(Stored data entries)
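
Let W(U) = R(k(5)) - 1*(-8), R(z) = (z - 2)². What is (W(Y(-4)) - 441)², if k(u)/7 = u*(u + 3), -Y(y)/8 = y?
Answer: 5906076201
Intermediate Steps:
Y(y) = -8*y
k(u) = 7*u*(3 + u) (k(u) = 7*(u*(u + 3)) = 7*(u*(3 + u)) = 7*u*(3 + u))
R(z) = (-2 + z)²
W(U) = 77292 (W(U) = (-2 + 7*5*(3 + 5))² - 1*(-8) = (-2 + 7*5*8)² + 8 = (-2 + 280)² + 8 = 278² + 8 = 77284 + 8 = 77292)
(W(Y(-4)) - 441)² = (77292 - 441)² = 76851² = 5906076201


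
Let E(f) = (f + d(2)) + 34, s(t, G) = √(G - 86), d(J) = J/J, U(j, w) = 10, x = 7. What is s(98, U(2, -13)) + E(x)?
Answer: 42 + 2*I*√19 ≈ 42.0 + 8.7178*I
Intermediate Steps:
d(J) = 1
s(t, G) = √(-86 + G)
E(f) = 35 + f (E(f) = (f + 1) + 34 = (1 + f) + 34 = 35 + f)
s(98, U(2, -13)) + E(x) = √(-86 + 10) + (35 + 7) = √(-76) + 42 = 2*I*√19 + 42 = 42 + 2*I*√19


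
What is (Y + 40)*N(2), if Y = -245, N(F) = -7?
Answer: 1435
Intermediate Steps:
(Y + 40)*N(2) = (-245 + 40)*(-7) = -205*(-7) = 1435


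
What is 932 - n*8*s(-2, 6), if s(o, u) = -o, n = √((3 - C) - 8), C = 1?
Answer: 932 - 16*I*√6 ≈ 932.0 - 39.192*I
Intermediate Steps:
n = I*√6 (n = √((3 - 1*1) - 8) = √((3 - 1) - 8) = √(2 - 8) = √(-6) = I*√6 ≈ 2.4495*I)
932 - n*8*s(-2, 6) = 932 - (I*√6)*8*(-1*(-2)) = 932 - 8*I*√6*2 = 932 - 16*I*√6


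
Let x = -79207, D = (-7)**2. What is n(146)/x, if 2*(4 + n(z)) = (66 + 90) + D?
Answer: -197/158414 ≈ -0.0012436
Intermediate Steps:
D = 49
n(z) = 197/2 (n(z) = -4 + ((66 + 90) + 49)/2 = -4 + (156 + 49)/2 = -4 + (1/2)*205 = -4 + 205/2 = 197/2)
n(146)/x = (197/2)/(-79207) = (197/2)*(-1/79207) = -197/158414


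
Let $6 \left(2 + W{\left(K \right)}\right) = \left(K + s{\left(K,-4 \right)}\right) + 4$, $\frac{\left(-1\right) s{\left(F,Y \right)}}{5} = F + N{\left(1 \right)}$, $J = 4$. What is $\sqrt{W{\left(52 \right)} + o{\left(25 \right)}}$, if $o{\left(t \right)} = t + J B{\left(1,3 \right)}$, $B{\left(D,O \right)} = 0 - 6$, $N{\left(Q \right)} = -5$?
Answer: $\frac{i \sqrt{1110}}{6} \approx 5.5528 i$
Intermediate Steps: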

--

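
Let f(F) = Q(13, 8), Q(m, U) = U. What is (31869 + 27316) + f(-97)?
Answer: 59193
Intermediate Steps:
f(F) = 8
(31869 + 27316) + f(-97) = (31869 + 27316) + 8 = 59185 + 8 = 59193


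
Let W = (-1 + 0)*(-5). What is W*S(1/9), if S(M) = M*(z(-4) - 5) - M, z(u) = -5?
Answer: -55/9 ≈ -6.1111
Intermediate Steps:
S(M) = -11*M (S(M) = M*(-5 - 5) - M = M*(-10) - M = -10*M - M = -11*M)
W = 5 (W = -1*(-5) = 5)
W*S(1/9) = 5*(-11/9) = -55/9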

- _Exercise instructions_
Only the lines above from the line containing "Let W(U) = R(k(5))" through the line containing "Answer: 42 + 2*I*√19 ≈ 42.0 + 8.7178*I" should be retyped, exactly and with both ends included.

- _Task result_
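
Let W(U) = R(k(5)) - 1*(-8), R(z) = (z - 2)². What is (W(Y(-4)) - 441)², if k(u)/7 = u*(u + 3), -Y(y)/8 = y?
Answer: 5906076201
Intermediate Steps:
Y(y) = -8*y
k(u) = 7*u*(3 + u) (k(u) = 7*(u*(u + 3)) = 7*(u*(3 + u)) = 7*u*(3 + u))
R(z) = (-2 + z)²
W(U) = 77292 (W(U) = (-2 + 7*5*(3 + 5))² - 1*(-8) = (-2 + 7*5*8)² + 8 = (-2 + 280)² + 8 = 278² + 8 = 77284 + 8 = 77292)
(W(Y(-4)) - 441)² = (77292 - 441)² = 76851² = 5906076201


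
Let E(f) = (f + d(2)) + 34, s(t, G) = √(G - 86), d(J) = J/J, U(j, w) = 10, x = 7. What is s(98, U(2, -13)) + E(x)?
Answer: 42 + 2*I*√19 ≈ 42.0 + 8.7178*I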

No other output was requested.